#### Data supplied
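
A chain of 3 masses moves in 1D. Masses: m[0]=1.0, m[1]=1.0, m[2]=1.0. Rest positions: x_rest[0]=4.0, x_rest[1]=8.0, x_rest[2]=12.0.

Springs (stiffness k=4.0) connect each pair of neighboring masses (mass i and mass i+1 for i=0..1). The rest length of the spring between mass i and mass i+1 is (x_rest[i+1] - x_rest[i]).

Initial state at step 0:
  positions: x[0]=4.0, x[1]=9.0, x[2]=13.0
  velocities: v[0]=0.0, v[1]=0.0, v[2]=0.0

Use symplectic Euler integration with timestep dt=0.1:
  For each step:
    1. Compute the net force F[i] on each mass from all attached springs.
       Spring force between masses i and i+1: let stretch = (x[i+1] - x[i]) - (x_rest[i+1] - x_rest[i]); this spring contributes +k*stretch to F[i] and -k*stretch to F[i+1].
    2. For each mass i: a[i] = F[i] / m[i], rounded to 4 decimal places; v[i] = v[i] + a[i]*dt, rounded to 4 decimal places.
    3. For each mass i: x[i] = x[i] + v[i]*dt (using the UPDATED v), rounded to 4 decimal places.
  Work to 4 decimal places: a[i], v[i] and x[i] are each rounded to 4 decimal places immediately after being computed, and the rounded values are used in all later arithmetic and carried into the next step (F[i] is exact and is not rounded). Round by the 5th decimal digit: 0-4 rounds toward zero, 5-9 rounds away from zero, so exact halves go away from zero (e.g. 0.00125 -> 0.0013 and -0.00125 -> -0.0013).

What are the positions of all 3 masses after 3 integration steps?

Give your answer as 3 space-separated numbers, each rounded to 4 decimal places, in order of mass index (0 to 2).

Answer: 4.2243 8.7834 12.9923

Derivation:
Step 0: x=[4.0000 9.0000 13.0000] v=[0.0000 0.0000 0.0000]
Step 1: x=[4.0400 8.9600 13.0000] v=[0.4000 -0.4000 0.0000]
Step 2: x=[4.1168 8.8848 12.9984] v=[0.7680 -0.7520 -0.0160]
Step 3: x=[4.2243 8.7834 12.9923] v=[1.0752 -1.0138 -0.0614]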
########
Copy out each line of the material in which the word "after" turns up.

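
  Work to 4 decimal places: a[i], v[i] and x[i] are each rounded to 4 decimal places immediately after being computed, and the rounded values are used in all later arithmetic and carried into the next step (F[i] is exact and is not rounded). Round by the 5th decimal digit: 0-4 rounds toward zero, 5-9 rounds away from zero, so exact halves go away from zero (e.g. 0.00125 -> 0.0013 and -0.00125 -> -0.0013).
What are the positions of all 3 masses after 3 integration steps?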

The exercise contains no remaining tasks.